YOUR GOAL:
Reproduce the entries from their first line up to and including the line with "Consider 2D projectile motion with gravity g = 9.8". Leave out everything after it.

LISTED RECORDS:

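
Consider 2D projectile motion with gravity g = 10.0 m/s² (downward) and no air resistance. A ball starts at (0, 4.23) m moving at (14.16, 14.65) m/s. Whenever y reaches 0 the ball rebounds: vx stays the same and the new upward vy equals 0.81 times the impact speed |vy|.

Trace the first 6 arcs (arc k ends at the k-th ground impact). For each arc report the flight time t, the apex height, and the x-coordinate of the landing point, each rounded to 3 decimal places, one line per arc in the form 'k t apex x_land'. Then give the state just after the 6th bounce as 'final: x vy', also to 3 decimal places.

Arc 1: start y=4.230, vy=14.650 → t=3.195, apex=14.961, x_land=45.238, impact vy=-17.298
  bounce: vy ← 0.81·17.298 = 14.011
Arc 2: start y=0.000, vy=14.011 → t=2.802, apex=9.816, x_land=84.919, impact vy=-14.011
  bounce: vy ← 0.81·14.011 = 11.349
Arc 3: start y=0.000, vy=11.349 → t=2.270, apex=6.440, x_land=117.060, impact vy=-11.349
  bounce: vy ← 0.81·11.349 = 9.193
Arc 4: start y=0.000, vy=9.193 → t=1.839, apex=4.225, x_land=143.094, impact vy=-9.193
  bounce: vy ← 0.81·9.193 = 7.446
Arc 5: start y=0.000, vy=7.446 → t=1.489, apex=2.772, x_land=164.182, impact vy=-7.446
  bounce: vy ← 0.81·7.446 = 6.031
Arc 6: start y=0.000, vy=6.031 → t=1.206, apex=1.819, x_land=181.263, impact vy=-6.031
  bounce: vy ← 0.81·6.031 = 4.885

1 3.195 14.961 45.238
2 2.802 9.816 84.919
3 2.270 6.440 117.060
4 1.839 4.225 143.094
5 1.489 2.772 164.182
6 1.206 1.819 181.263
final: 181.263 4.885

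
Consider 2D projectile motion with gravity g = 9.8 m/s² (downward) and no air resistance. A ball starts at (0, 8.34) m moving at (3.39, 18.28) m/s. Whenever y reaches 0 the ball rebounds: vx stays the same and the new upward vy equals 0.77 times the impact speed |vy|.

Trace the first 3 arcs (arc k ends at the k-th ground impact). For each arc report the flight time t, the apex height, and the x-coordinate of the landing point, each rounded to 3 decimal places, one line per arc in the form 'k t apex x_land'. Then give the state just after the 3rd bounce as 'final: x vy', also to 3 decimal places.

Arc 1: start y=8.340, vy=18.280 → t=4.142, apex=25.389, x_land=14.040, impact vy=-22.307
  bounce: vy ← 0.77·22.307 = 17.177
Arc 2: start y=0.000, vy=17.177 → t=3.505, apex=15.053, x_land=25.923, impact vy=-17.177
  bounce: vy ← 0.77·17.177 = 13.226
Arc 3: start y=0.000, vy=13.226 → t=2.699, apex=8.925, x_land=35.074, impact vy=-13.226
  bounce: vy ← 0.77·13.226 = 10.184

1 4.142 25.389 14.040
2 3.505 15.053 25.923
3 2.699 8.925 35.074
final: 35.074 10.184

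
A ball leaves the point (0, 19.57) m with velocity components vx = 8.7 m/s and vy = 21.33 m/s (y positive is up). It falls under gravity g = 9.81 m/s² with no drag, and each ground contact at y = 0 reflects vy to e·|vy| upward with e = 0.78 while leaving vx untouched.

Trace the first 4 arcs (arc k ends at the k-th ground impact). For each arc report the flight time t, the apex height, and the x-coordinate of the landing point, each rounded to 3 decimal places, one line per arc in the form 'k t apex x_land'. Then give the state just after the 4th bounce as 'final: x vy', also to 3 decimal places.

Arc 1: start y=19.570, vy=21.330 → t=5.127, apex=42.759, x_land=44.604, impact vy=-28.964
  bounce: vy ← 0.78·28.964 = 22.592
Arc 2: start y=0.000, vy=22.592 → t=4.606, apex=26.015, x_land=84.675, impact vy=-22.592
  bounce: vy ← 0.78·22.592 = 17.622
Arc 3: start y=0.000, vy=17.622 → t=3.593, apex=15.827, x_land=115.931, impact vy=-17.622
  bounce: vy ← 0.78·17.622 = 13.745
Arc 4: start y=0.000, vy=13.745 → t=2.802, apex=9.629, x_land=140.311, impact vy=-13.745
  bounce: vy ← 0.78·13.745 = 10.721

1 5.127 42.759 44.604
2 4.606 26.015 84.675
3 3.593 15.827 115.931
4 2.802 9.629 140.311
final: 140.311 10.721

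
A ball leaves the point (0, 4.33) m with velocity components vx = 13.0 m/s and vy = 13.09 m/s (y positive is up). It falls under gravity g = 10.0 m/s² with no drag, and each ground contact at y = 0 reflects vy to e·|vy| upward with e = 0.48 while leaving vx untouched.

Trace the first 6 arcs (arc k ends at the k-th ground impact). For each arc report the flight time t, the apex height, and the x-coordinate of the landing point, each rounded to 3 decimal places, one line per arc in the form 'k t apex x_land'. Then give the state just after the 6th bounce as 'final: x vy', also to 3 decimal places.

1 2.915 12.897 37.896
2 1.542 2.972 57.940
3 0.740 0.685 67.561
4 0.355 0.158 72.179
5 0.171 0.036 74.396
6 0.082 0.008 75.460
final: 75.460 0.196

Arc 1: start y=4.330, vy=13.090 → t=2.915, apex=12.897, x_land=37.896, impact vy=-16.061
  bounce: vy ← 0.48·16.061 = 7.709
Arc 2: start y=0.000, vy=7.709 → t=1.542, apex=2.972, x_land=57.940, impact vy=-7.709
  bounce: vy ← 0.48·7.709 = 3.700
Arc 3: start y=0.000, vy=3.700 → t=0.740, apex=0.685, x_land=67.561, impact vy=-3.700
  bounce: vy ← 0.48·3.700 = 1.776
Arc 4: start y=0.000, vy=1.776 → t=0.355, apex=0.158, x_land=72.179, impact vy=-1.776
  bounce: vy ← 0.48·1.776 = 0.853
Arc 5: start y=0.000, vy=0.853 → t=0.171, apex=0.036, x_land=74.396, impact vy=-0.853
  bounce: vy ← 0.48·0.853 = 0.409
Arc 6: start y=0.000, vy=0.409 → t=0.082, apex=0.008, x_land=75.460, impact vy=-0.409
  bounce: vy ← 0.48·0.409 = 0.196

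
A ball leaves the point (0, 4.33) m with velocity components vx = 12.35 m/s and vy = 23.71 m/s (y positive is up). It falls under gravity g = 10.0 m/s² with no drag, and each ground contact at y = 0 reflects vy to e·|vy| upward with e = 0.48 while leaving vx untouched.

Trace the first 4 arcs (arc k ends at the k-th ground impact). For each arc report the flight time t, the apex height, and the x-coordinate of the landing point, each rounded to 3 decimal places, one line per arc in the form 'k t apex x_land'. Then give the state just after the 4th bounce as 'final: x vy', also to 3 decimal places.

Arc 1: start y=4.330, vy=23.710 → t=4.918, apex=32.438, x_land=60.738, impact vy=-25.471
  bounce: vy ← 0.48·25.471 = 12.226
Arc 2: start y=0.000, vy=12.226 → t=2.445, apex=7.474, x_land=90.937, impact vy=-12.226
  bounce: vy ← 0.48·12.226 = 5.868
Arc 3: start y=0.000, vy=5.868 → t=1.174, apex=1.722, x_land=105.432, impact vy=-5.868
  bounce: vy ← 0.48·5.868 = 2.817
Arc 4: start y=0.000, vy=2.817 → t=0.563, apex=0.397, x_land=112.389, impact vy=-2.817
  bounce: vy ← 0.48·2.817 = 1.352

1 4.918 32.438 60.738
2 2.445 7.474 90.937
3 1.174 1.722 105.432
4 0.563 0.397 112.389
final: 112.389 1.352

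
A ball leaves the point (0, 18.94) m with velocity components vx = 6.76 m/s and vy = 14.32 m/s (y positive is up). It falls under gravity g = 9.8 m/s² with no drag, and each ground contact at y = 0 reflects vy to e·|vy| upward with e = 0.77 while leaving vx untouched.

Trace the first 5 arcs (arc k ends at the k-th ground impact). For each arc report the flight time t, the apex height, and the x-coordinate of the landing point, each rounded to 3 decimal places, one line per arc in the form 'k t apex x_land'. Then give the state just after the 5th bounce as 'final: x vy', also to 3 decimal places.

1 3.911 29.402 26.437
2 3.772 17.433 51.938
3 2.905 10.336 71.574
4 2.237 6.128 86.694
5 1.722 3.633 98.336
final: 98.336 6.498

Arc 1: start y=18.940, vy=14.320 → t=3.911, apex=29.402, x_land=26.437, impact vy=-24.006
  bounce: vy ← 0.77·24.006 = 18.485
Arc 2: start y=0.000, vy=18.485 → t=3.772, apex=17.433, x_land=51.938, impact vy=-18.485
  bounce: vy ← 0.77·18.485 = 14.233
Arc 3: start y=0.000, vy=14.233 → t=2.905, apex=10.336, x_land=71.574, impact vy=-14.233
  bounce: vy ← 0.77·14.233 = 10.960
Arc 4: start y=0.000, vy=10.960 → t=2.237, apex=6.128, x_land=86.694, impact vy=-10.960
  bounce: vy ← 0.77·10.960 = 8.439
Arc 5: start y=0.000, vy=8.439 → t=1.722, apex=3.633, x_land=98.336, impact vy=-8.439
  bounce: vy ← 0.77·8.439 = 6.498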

EXPECTED OUTPUT:
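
Consider 2D projectile motion with gravity g = 10.0 m/s² (downward) and no air resistance. A ball starts at (0, 4.23) m moving at (14.16, 14.65) m/s. Whenever y reaches 0 the ball rebounds: vx stays the same and the new upward vy equals 0.81 times the impact speed |vy|.

Trace the first 6 arcs (arc k ends at the k-th ground impact). For each arc report the flight time t, the apex height, and the x-coordinate of the landing point, each rounded to 3 decimal places, one line per arc in the form 'k t apex x_land'. Then give the state just after the 6th bounce as 'final: x vy', also to 3 decimal places.

Arc 1: start y=4.230, vy=14.650 → t=3.195, apex=14.961, x_land=45.238, impact vy=-17.298
  bounce: vy ← 0.81·17.298 = 14.011
Arc 2: start y=0.000, vy=14.011 → t=2.802, apex=9.816, x_land=84.919, impact vy=-14.011
  bounce: vy ← 0.81·14.011 = 11.349
Arc 3: start y=0.000, vy=11.349 → t=2.270, apex=6.440, x_land=117.060, impact vy=-11.349
  bounce: vy ← 0.81·11.349 = 9.193
Arc 4: start y=0.000, vy=9.193 → t=1.839, apex=4.225, x_land=143.094, impact vy=-9.193
  bounce: vy ← 0.81·9.193 = 7.446
Arc 5: start y=0.000, vy=7.446 → t=1.489, apex=2.772, x_land=164.182, impact vy=-7.446
  bounce: vy ← 0.81·7.446 = 6.031
Arc 6: start y=0.000, vy=6.031 → t=1.206, apex=1.819, x_land=181.263, impact vy=-6.031
  bounce: vy ← 0.81·6.031 = 4.885

1 3.195 14.961 45.238
2 2.802 9.816 84.919
3 2.270 6.440 117.060
4 1.839 4.225 143.094
5 1.489 2.772 164.182
6 1.206 1.819 181.263
final: 181.263 4.885

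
Consider 2D projectile motion with gravity g = 9.8 m/s² (downward) and no air resistance. A ball starts at (0, 8.34) m moving at (3.39, 18.28) m/s. Whenever y reaches 0 the ball rebounds: vx stays the same and the new upward vy equals 0.77 times the impact speed |vy|.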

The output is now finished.